## What to produce
A verbatim copy of the entries is the required answer.

+++

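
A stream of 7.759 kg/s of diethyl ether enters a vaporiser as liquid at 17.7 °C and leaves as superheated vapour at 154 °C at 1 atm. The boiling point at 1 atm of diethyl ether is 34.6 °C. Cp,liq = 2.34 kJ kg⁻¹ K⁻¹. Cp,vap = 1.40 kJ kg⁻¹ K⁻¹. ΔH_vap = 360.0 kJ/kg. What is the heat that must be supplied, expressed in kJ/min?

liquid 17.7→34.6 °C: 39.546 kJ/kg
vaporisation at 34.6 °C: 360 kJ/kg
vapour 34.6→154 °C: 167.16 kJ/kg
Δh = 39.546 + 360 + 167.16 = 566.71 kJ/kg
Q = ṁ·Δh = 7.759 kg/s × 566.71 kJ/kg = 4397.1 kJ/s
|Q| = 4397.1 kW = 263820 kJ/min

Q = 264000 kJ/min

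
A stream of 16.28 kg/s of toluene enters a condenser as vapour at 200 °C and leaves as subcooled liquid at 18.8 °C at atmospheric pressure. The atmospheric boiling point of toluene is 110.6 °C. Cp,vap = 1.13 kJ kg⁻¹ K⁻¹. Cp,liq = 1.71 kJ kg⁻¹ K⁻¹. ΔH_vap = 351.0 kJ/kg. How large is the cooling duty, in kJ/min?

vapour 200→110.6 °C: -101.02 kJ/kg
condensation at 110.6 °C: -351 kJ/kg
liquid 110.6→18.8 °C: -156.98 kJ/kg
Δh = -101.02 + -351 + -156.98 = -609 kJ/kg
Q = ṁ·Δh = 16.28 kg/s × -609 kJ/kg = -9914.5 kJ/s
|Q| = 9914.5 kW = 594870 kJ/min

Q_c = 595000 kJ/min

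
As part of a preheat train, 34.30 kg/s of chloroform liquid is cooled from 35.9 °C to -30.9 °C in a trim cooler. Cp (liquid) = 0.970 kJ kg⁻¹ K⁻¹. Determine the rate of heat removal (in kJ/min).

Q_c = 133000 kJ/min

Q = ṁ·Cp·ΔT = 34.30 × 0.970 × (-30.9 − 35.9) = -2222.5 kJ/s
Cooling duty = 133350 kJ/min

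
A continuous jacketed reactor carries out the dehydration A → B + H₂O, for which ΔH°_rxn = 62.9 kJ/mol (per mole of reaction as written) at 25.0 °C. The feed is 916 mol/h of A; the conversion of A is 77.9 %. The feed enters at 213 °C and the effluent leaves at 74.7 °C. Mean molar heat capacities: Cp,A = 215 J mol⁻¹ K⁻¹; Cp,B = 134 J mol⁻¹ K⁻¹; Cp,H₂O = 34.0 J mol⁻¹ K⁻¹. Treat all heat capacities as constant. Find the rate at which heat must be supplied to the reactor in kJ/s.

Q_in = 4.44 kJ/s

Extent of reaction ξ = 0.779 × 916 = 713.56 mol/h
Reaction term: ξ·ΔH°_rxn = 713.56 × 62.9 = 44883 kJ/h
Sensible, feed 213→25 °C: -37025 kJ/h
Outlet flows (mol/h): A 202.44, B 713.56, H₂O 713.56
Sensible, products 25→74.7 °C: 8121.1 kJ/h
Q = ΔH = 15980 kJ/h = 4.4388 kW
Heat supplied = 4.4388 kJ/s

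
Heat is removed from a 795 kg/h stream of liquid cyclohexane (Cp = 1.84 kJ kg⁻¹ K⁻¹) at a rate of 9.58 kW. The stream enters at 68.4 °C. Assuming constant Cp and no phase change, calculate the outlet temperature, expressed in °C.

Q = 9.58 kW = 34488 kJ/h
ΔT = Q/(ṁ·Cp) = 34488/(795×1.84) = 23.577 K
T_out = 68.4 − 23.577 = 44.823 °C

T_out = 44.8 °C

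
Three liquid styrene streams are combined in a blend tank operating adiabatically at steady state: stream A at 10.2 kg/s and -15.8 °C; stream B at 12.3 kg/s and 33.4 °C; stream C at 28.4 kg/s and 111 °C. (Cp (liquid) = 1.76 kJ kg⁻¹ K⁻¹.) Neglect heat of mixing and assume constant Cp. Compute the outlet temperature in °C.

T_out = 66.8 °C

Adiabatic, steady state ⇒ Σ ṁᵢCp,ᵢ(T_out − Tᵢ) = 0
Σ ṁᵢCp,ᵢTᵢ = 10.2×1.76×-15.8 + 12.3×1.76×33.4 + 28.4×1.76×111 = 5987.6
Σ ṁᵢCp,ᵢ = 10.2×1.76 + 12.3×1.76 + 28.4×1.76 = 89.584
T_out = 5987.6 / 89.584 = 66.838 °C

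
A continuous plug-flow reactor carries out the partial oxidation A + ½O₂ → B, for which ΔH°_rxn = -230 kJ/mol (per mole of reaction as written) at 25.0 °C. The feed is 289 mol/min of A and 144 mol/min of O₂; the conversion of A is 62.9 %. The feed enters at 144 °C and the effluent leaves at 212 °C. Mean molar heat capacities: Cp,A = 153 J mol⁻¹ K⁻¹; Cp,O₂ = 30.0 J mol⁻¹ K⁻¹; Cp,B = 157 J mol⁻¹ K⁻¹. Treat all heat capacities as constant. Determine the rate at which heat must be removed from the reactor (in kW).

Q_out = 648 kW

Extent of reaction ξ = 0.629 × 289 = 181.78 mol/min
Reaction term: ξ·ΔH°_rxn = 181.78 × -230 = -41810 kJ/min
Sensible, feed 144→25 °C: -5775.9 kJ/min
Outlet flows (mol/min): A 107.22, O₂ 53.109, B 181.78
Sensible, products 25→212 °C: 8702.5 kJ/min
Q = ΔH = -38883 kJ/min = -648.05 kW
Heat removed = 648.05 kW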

+++

## Response for this exercise
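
A stream of 7.759 kg/s of diethyl ether enters a vaporiser as liquid at 17.7 °C and leaves as superheated vapour at 154 °C at 1 atm. The boiling point at 1 atm of diethyl ether is 34.6 °C. Cp,liq = 2.34 kJ kg⁻¹ K⁻¹. Cp,vap = 1.40 kJ kg⁻¹ K⁻¹. ΔH_vap = 360.0 kJ/kg. What is the heat that must be supplied, expressed in kJ/min?

liquid 17.7→34.6 °C: 39.546 kJ/kg
vaporisation at 34.6 °C: 360 kJ/kg
vapour 34.6→154 °C: 167.16 kJ/kg
Δh = 39.546 + 360 + 167.16 = 566.71 kJ/kg
Q = ṁ·Δh = 7.759 kg/s × 566.71 kJ/kg = 4397.1 kJ/s
|Q| = 4397.1 kW = 263820 kJ/min

Q = 264000 kJ/min

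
A stream of 16.28 kg/s of toluene enters a condenser as vapour at 200 °C and leaves as subcooled liquid at 18.8 °C at atmospheric pressure. The atmospheric boiling point of toluene is 110.6 °C. Cp,vap = 1.13 kJ kg⁻¹ K⁻¹. Cp,liq = 1.71 kJ kg⁻¹ K⁻¹. ΔH_vap = 351.0 kJ/kg. How large is the cooling duty, in kJ/min?

vapour 200→110.6 °C: -101.02 kJ/kg
condensation at 110.6 °C: -351 kJ/kg
liquid 110.6→18.8 °C: -156.98 kJ/kg
Δh = -101.02 + -351 + -156.98 = -609 kJ/kg
Q = ṁ·Δh = 16.28 kg/s × -609 kJ/kg = -9914.5 kJ/s
|Q| = 9914.5 kW = 594870 kJ/min

Q_c = 595000 kJ/min

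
As part of a preheat train, 34.30 kg/s of chloroform liquid is cooled from 35.9 °C to -30.9 °C in a trim cooler. Cp (liquid) = 0.970 kJ kg⁻¹ K⁻¹. Determine the rate of heat removal (in kJ/min).

Q_c = 133000 kJ/min

Q = ṁ·Cp·ΔT = 34.30 × 0.970 × (-30.9 − 35.9) = -2222.5 kJ/s
Cooling duty = 133350 kJ/min

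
A continuous jacketed reactor carries out the dehydration A → B + H₂O, for which ΔH°_rxn = 62.9 kJ/mol (per mole of reaction as written) at 25.0 °C. The feed is 916 mol/h of A; the conversion of A is 77.9 %. The feed enters at 213 °C and the effluent leaves at 74.7 °C. Mean molar heat capacities: Cp,A = 215 J mol⁻¹ K⁻¹; Cp,B = 134 J mol⁻¹ K⁻¹; Cp,H₂O = 34.0 J mol⁻¹ K⁻¹. Treat all heat capacities as constant. Find the rate at which heat must be supplied to the reactor in kJ/s.

Q_in = 4.44 kJ/s

Extent of reaction ξ = 0.779 × 916 = 713.56 mol/h
Reaction term: ξ·ΔH°_rxn = 713.56 × 62.9 = 44883 kJ/h
Sensible, feed 213→25 °C: -37025 kJ/h
Outlet flows (mol/h): A 202.44, B 713.56, H₂O 713.56
Sensible, products 25→74.7 °C: 8121.1 kJ/h
Q = ΔH = 15980 kJ/h = 4.4388 kW
Heat supplied = 4.4388 kJ/s

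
Heat is removed from a 795 kg/h stream of liquid cyclohexane (Cp = 1.84 kJ kg⁻¹ K⁻¹) at a rate of 9.58 kW. The stream enters at 68.4 °C. Assuming constant Cp and no phase change, calculate the outlet temperature, expressed in °C.

Q = 9.58 kW = 34488 kJ/h
ΔT = Q/(ṁ·Cp) = 34488/(795×1.84) = 23.577 K
T_out = 68.4 − 23.577 = 44.823 °C

T_out = 44.8 °C

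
Three liquid styrene streams are combined in a blend tank operating adiabatically at steady state: stream A at 10.2 kg/s and -15.8 °C; stream B at 12.3 kg/s and 33.4 °C; stream C at 28.4 kg/s and 111 °C. (Cp (liquid) = 1.76 kJ kg⁻¹ K⁻¹.) Neglect heat of mixing and assume constant Cp. Compute the outlet temperature in °C.

T_out = 66.8 °C

Adiabatic, steady state ⇒ Σ ṁᵢCp,ᵢ(T_out − Tᵢ) = 0
Σ ṁᵢCp,ᵢTᵢ = 10.2×1.76×-15.8 + 12.3×1.76×33.4 + 28.4×1.76×111 = 5987.6
Σ ṁᵢCp,ᵢ = 10.2×1.76 + 12.3×1.76 + 28.4×1.76 = 89.584
T_out = 5987.6 / 89.584 = 66.838 °C

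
A continuous plug-flow reactor carries out the partial oxidation A + ½O₂ → B, for which ΔH°_rxn = -230 kJ/mol (per mole of reaction as written) at 25.0 °C. The feed is 289 mol/min of A and 144 mol/min of O₂; the conversion of A is 62.9 %. The feed enters at 144 °C and the effluent leaves at 212 °C. Mean molar heat capacities: Cp,A = 153 J mol⁻¹ K⁻¹; Cp,O₂ = 30.0 J mol⁻¹ K⁻¹; Cp,B = 157 J mol⁻¹ K⁻¹. Treat all heat capacities as constant. Determine the rate at which heat must be removed from the reactor (in kW).

Q_out = 648 kW

Extent of reaction ξ = 0.629 × 289 = 181.78 mol/min
Reaction term: ξ·ΔH°_rxn = 181.78 × -230 = -41810 kJ/min
Sensible, feed 144→25 °C: -5775.9 kJ/min
Outlet flows (mol/min): A 107.22, O₂ 53.109, B 181.78
Sensible, products 25→212 °C: 8702.5 kJ/min
Q = ΔH = -38883 kJ/min = -648.05 kW
Heat removed = 648.05 kW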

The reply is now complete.